§ Required work: Scan the entries below for the string "independent" and copy every line where it turns up.

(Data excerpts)
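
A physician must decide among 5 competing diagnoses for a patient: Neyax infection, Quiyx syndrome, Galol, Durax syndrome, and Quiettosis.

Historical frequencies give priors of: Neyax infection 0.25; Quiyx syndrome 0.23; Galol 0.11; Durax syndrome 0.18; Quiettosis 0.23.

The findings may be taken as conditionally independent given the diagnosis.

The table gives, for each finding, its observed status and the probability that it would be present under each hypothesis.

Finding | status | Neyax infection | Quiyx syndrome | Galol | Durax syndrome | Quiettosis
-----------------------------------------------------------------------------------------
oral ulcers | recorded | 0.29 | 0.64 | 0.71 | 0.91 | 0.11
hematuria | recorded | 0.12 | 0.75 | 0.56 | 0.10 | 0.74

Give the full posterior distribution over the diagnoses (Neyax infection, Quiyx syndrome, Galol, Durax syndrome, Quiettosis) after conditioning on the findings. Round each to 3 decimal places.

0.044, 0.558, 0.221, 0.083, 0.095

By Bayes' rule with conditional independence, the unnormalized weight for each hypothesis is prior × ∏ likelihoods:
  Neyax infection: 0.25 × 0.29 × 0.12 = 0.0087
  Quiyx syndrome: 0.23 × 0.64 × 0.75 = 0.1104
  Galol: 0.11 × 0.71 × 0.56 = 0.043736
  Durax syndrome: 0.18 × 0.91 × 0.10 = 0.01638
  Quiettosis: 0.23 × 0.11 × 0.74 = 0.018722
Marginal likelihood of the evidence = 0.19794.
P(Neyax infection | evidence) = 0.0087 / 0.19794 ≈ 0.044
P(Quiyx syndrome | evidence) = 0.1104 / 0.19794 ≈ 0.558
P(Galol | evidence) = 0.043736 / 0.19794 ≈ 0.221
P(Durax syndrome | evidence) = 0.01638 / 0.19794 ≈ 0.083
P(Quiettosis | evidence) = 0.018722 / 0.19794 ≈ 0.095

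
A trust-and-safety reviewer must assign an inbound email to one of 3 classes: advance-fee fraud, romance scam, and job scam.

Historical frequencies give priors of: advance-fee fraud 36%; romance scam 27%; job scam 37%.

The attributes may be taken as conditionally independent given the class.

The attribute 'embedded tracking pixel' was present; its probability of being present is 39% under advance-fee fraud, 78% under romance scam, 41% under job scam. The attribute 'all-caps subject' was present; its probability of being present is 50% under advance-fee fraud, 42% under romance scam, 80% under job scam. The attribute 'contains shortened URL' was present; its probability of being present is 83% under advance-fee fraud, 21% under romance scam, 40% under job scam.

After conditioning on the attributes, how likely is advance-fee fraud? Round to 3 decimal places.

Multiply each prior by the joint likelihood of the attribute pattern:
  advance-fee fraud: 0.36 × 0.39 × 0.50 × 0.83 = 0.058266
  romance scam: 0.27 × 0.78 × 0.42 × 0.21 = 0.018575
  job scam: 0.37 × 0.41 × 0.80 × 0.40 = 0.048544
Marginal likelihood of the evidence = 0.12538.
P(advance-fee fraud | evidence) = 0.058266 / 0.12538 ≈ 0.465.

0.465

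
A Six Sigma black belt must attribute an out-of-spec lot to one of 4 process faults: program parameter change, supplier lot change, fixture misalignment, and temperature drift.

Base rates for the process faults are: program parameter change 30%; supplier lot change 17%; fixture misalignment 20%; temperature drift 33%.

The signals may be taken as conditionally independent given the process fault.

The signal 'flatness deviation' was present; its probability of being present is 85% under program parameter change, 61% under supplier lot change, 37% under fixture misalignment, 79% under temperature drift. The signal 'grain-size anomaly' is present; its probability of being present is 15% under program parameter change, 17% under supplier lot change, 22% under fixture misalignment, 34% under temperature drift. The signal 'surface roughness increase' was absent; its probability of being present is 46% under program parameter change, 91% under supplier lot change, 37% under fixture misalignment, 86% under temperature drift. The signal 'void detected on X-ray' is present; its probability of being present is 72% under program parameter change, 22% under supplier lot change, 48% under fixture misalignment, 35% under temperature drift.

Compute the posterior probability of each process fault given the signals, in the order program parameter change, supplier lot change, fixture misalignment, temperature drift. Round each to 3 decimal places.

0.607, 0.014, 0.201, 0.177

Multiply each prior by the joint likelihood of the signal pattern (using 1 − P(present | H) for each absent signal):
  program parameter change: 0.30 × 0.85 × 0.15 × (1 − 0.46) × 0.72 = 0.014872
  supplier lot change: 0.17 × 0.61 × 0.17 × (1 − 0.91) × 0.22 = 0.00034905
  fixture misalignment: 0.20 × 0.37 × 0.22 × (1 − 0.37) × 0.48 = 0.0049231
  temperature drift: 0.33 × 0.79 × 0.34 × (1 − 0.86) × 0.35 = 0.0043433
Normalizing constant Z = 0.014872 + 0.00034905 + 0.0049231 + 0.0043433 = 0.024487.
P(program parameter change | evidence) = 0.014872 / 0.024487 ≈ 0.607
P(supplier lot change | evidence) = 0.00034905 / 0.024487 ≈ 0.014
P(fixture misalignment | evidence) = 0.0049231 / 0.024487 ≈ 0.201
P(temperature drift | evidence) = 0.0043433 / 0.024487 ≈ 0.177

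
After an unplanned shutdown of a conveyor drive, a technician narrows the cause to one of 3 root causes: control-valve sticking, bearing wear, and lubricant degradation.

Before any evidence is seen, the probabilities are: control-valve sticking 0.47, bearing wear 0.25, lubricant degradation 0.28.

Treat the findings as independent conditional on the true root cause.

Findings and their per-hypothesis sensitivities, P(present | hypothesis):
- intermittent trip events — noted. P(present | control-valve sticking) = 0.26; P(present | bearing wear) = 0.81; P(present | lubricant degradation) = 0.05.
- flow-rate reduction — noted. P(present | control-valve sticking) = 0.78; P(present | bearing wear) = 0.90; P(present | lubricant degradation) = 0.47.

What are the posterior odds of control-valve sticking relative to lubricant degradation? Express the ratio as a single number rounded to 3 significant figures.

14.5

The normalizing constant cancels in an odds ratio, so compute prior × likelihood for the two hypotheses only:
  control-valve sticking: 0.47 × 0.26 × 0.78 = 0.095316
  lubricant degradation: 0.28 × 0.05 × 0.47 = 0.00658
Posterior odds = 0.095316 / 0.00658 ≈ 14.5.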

§ Task result:
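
The findings may be taken as conditionally independent given the diagnosis.
The attributes may be taken as conditionally independent given the class.
The signals may be taken as conditionally independent given the process fault.
Treat the findings as independent conditional on the true root cause.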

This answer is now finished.